Problem to solve: Starting at the first line of the data below, repeat each line word for word up to and including the line with "Y(6,2) Y(2,0) dΩ.".

___ Data shown ___

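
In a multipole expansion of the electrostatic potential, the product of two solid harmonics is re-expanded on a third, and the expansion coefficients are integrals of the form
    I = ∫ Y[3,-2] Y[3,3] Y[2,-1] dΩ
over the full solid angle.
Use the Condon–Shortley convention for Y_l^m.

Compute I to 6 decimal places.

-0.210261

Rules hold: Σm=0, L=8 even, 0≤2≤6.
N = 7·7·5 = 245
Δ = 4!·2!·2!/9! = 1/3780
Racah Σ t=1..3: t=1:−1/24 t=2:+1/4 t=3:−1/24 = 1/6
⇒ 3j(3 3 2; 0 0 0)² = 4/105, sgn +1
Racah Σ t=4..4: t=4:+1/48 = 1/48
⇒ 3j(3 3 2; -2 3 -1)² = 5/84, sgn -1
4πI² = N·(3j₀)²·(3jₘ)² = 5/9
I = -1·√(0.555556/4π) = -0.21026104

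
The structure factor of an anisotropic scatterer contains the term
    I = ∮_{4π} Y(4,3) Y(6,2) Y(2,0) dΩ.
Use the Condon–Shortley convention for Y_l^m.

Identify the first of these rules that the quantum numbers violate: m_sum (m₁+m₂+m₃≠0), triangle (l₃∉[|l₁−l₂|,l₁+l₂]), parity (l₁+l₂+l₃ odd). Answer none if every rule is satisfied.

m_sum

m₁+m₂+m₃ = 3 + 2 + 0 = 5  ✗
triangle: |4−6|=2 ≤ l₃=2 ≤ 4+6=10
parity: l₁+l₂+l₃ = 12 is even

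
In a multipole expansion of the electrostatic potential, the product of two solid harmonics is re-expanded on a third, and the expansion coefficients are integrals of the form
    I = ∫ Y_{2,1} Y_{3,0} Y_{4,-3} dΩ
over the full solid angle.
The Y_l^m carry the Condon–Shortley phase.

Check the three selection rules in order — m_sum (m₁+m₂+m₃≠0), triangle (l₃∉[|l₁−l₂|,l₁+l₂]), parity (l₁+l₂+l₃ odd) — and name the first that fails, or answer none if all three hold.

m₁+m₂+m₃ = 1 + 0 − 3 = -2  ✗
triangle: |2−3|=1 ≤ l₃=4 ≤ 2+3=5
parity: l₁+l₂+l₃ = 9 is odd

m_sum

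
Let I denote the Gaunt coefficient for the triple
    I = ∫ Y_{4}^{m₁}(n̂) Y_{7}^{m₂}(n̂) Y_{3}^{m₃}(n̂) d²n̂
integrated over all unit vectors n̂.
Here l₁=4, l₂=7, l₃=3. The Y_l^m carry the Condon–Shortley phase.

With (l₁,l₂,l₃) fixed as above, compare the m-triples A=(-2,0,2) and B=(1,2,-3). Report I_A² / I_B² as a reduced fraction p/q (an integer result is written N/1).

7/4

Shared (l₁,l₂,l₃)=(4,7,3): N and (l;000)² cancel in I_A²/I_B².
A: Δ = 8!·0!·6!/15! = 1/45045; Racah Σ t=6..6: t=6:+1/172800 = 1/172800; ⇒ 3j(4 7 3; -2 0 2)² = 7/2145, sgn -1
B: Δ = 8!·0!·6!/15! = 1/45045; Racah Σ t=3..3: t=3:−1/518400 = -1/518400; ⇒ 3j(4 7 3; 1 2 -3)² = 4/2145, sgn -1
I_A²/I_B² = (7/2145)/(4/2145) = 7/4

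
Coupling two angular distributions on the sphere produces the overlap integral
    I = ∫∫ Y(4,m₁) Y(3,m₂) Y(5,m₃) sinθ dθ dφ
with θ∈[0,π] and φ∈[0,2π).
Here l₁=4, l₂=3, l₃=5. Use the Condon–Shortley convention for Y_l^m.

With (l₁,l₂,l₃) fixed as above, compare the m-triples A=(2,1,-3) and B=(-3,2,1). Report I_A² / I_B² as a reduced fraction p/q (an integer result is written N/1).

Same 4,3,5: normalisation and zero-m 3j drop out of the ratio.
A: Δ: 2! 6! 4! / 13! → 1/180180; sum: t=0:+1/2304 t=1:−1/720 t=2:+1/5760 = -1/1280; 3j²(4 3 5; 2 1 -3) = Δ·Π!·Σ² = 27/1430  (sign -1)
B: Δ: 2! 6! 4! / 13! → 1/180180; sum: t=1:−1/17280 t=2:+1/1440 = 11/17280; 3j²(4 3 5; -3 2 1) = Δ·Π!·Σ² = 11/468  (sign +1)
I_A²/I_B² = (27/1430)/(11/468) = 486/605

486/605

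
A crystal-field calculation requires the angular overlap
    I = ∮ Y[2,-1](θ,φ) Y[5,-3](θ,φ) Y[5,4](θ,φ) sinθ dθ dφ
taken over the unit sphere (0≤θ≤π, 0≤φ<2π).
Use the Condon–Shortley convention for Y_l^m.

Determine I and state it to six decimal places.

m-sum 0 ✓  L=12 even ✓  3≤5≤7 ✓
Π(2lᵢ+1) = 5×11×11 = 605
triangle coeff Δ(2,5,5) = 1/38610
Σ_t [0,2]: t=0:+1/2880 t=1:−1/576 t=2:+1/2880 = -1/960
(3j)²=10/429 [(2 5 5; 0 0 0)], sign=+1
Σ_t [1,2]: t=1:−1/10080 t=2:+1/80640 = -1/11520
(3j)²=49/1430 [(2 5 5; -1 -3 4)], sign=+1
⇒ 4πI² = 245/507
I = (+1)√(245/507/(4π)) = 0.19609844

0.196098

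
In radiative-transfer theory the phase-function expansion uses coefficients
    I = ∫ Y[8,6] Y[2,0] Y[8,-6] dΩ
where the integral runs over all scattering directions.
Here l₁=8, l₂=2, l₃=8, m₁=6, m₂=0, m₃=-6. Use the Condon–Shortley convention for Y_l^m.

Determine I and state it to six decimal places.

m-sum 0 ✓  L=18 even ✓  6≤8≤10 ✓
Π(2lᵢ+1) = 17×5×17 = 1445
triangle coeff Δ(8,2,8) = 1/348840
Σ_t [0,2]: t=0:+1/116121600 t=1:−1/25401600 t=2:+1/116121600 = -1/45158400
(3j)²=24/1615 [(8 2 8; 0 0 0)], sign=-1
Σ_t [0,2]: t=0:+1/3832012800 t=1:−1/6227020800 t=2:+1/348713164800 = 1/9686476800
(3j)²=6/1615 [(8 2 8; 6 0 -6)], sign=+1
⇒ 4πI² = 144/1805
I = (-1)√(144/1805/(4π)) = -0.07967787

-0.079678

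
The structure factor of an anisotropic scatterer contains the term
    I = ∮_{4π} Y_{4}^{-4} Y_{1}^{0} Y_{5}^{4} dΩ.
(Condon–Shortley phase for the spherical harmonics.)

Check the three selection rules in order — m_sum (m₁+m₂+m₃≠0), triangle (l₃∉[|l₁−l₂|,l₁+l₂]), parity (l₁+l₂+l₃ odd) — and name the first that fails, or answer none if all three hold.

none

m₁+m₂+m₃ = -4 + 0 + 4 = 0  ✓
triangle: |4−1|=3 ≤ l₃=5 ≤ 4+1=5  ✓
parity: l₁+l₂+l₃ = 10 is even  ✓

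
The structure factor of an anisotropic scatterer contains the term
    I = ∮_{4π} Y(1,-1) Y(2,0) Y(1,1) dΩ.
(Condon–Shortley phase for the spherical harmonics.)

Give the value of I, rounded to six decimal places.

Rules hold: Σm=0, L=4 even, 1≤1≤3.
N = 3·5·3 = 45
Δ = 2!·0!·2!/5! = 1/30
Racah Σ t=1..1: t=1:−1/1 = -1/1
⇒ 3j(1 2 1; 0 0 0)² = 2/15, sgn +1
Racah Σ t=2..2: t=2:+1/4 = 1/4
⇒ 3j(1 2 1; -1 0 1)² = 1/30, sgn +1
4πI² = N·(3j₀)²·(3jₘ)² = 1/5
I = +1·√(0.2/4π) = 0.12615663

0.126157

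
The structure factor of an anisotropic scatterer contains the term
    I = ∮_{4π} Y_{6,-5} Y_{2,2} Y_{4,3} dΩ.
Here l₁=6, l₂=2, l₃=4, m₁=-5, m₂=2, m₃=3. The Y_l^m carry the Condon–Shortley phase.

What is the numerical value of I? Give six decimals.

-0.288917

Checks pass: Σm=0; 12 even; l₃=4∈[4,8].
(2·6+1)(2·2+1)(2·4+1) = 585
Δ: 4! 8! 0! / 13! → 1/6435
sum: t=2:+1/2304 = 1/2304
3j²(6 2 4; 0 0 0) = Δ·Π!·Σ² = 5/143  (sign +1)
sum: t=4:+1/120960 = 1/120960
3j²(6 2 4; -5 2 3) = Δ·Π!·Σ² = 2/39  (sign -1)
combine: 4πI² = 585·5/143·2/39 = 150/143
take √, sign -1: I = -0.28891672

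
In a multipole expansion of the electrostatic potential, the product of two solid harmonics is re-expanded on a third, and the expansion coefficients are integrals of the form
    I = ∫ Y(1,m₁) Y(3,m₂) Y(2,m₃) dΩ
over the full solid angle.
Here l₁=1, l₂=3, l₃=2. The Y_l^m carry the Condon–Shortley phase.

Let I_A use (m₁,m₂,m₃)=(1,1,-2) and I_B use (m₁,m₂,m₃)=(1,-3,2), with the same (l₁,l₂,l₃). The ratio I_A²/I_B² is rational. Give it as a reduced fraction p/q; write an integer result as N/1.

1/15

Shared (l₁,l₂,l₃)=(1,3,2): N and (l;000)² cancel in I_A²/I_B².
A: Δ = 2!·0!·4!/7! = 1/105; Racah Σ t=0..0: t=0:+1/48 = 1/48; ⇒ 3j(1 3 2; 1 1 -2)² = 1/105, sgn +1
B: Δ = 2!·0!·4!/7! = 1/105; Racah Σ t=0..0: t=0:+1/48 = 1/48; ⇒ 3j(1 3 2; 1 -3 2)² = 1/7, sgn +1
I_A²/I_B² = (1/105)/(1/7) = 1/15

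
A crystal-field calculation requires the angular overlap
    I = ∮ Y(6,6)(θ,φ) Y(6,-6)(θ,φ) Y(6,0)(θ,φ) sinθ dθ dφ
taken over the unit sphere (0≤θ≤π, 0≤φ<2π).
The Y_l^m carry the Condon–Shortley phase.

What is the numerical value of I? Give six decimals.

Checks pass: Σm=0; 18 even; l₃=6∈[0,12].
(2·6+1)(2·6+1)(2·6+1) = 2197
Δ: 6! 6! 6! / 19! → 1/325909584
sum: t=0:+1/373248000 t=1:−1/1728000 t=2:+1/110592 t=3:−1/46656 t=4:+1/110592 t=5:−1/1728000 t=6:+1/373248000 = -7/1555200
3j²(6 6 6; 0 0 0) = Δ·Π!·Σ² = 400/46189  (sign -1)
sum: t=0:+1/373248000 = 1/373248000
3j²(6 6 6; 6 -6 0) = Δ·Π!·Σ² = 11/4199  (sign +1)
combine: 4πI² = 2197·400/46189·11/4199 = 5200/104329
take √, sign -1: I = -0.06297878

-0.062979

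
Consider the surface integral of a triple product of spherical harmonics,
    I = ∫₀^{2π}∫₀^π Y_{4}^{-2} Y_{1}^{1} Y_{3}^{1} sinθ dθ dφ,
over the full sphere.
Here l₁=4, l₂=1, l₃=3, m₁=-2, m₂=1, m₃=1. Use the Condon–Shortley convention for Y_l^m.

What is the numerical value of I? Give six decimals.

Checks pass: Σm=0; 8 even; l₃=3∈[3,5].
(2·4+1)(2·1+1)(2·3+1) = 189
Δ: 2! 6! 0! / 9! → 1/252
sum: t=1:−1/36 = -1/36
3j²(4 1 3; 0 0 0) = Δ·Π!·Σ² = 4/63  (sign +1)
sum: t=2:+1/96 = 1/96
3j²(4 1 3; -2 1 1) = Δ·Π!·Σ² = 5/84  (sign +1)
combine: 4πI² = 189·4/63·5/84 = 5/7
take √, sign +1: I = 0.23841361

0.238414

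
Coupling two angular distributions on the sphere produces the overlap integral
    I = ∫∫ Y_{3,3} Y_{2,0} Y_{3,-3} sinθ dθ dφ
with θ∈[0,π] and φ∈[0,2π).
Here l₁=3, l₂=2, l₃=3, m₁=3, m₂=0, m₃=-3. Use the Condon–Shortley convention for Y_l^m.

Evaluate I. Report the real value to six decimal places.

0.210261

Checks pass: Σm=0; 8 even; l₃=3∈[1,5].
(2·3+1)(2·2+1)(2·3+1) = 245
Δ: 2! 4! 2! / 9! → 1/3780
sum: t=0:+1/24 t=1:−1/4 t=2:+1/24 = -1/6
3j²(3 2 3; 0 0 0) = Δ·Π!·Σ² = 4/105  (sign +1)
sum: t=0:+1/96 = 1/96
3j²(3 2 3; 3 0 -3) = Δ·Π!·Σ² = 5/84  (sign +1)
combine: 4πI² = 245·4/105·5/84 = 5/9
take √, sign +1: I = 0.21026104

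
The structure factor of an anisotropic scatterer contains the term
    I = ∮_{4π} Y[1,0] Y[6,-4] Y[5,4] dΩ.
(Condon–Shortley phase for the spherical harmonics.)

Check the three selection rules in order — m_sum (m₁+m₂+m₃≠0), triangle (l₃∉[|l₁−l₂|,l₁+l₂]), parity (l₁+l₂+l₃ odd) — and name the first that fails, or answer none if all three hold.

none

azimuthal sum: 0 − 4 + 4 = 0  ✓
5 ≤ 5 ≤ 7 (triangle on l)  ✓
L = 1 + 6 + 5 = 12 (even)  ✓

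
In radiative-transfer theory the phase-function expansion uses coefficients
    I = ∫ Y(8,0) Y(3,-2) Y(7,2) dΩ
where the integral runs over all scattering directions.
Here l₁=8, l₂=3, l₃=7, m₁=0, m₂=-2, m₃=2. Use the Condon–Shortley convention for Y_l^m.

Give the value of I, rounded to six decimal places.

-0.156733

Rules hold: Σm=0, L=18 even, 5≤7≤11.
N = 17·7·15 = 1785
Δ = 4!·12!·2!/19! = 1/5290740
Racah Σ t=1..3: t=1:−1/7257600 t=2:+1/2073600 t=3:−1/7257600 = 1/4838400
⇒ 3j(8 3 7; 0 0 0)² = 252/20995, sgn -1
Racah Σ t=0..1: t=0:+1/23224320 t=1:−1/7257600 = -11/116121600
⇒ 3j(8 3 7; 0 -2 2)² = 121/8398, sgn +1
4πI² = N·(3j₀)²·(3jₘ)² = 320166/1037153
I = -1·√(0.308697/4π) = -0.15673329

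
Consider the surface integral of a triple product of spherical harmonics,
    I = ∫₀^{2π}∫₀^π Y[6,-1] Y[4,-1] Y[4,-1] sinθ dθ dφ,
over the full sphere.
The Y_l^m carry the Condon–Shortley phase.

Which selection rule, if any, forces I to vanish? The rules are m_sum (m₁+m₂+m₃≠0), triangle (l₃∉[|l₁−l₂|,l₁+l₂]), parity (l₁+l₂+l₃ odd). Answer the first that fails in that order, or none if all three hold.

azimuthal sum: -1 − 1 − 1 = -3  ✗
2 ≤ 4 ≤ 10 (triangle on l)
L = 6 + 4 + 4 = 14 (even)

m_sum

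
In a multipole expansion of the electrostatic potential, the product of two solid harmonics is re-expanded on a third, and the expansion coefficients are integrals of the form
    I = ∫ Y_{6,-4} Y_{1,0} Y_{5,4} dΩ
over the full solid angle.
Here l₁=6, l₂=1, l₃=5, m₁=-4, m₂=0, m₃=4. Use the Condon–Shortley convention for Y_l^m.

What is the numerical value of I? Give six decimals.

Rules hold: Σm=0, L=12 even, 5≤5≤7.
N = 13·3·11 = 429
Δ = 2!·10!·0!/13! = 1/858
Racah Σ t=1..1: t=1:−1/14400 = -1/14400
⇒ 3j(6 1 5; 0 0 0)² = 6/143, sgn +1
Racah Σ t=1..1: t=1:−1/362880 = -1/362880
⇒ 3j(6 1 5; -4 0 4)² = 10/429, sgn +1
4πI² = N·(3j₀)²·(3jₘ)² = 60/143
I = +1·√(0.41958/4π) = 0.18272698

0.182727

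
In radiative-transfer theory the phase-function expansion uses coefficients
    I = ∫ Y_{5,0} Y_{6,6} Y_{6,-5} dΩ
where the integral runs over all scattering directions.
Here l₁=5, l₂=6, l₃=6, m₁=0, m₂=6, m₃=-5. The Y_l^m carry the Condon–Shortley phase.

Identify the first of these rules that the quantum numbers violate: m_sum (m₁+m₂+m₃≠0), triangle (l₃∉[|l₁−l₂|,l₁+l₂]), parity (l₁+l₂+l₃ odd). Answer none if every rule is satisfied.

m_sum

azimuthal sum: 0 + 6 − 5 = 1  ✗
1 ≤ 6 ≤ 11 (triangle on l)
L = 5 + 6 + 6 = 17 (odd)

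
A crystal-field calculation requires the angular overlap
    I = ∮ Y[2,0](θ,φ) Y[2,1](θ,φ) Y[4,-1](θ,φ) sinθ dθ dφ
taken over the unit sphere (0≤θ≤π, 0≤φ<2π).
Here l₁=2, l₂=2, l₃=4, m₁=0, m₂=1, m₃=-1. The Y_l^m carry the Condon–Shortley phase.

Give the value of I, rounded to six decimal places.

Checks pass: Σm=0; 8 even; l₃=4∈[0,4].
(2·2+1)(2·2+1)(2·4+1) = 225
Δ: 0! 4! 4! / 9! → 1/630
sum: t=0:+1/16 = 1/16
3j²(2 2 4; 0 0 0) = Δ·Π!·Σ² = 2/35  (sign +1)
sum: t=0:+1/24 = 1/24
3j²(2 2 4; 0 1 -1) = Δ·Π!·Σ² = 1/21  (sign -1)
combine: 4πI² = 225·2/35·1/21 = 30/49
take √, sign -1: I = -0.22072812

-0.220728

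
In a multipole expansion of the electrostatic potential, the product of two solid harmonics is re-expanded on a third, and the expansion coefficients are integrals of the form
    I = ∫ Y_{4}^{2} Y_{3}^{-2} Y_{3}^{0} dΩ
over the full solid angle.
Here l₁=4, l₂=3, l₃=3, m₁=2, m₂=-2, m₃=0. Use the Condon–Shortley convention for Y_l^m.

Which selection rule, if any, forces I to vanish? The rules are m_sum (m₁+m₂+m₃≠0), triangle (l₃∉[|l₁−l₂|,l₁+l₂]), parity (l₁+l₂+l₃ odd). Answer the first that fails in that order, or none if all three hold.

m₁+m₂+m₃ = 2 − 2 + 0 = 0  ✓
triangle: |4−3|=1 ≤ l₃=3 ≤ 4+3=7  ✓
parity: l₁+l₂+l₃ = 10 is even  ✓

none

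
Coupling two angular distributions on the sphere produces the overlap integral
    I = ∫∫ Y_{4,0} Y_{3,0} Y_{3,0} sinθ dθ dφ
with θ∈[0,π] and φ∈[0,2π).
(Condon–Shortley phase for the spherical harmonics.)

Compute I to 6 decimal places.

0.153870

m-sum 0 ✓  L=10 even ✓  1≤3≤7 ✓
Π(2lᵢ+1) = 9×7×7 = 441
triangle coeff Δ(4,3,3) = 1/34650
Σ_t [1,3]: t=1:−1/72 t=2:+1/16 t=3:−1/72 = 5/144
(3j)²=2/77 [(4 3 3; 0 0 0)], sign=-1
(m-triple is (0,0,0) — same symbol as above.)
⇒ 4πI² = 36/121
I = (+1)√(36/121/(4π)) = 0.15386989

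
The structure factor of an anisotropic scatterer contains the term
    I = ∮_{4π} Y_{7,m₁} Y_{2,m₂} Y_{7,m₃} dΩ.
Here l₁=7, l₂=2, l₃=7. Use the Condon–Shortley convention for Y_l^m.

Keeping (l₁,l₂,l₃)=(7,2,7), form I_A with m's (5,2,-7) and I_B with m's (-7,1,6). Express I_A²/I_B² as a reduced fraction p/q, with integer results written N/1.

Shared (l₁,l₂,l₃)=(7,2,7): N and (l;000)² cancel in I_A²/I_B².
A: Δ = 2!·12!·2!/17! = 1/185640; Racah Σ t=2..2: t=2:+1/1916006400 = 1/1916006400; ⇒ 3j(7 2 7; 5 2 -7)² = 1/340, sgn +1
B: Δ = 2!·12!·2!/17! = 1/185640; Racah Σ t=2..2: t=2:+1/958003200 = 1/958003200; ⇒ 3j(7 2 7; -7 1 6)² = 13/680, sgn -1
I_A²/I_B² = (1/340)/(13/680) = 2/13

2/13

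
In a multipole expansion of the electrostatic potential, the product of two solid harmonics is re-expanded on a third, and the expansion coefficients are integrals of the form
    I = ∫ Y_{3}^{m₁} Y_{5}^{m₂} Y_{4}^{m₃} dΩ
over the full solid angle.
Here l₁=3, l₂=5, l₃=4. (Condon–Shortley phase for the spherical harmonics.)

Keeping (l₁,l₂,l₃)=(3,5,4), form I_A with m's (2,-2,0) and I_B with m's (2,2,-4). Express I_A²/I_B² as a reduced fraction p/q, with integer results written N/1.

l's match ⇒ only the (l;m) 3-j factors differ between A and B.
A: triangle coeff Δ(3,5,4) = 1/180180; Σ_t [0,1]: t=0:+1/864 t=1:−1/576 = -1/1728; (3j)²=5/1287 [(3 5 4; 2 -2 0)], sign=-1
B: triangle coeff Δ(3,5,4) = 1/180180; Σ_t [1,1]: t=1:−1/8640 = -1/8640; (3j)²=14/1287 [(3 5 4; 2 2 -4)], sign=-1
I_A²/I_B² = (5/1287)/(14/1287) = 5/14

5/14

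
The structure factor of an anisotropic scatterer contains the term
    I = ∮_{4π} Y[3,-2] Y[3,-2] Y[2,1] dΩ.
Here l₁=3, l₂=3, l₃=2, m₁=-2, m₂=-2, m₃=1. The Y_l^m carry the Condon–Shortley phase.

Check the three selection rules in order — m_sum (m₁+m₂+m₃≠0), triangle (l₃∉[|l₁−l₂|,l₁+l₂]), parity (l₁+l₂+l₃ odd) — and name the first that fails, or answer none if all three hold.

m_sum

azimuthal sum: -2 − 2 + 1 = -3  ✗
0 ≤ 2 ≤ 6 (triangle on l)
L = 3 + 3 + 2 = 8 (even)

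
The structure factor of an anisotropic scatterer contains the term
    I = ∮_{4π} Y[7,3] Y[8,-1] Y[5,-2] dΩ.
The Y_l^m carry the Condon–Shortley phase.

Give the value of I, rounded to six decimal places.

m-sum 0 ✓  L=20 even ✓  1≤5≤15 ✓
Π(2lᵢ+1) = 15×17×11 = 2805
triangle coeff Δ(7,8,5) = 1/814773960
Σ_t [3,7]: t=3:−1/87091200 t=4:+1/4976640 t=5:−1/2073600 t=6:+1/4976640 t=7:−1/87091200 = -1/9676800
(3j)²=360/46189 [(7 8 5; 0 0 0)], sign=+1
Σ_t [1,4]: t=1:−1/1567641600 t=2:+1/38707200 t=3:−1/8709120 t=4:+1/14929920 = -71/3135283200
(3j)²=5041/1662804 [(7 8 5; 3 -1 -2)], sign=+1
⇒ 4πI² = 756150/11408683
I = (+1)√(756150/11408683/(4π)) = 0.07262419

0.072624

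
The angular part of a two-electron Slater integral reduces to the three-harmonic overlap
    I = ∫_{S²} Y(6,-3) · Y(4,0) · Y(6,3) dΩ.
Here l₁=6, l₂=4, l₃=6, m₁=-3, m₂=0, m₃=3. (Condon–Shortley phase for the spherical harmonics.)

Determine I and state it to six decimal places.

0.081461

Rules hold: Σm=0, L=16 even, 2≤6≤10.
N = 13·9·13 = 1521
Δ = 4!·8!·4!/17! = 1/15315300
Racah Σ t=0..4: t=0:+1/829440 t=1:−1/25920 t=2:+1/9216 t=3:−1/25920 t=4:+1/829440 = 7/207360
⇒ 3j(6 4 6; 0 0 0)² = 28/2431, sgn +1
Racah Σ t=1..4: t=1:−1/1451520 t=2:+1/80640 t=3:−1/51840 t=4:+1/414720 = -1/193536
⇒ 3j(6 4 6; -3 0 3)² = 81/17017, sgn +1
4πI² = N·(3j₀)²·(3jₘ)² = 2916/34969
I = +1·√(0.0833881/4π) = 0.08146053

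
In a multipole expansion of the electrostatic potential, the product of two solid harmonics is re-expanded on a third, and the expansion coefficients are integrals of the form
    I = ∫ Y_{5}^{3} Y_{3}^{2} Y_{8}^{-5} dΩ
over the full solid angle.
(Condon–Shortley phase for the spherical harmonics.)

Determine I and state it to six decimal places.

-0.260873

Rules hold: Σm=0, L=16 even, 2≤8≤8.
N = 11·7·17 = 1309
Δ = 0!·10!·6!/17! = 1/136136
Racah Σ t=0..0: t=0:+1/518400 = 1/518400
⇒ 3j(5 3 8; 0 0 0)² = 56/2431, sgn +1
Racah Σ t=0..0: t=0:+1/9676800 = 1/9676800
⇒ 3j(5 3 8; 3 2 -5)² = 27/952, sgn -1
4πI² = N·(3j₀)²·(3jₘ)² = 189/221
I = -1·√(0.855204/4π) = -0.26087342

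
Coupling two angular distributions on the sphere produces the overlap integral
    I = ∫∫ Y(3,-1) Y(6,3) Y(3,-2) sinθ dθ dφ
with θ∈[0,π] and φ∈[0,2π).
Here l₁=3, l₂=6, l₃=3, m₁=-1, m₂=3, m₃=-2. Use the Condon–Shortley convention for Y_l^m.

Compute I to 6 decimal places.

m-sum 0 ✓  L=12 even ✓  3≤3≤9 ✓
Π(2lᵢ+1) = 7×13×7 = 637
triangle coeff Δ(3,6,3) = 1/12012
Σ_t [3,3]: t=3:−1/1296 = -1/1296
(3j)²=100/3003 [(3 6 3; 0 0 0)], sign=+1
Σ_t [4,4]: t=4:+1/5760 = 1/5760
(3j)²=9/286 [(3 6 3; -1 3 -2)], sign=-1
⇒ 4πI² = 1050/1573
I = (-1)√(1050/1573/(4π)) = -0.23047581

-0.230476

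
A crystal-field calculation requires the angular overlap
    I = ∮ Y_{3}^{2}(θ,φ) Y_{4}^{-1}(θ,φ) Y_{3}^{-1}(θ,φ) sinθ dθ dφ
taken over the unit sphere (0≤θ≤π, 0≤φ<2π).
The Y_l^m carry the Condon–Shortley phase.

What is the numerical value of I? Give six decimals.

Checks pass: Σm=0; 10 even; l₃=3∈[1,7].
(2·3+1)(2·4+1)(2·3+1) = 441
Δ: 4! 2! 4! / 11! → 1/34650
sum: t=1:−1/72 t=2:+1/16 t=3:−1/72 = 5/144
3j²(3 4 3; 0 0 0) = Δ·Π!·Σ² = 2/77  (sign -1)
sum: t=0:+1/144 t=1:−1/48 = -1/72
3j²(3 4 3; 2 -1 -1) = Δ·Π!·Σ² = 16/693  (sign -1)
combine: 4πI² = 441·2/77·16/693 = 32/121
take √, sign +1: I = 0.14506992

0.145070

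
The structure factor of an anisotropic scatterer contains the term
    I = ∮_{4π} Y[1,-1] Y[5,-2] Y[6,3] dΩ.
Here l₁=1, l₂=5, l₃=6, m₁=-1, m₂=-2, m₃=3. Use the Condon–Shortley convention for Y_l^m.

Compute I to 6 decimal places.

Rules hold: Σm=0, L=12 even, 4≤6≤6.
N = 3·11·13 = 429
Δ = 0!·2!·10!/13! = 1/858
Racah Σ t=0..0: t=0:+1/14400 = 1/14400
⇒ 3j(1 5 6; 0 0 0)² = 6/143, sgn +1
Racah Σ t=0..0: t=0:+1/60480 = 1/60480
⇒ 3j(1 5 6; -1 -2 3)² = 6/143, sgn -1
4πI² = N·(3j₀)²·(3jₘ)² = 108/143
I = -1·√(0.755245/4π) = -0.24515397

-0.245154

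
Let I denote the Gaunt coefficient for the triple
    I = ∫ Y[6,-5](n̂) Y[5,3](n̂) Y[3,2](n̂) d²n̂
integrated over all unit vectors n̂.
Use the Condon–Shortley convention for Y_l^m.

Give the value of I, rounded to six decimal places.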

___

Your solution:
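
In a multipole expansion of the electrostatic potential, the product of two solid harmonics is re-expanded on a third, and the expansion coefficients are integrals of the form
    I = ∫ Y[3,-2] Y[3,3] Y[2,-1] dΩ
over the full solid angle.
Use the Condon–Shortley convention for Y_l^m.

Compute I to 6 decimal places.

-0.210261

Rules hold: Σm=0, L=8 even, 0≤2≤6.
N = 7·7·5 = 245
Δ = 4!·2!·2!/9! = 1/3780
Racah Σ t=1..3: t=1:−1/24 t=2:+1/4 t=3:−1/24 = 1/6
⇒ 3j(3 3 2; 0 0 0)² = 4/105, sgn +1
Racah Σ t=4..4: t=4:+1/48 = 1/48
⇒ 3j(3 3 2; -2 3 -1)² = 5/84, sgn -1
4πI² = N·(3j₀)²·(3jₘ)² = 5/9
I = -1·√(0.555556/4π) = -0.21026104

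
The structure factor of an anisotropic scatterer contains the term
    I = ∮_{4π} Y(4,3) Y(6,2) Y(2,0) dΩ.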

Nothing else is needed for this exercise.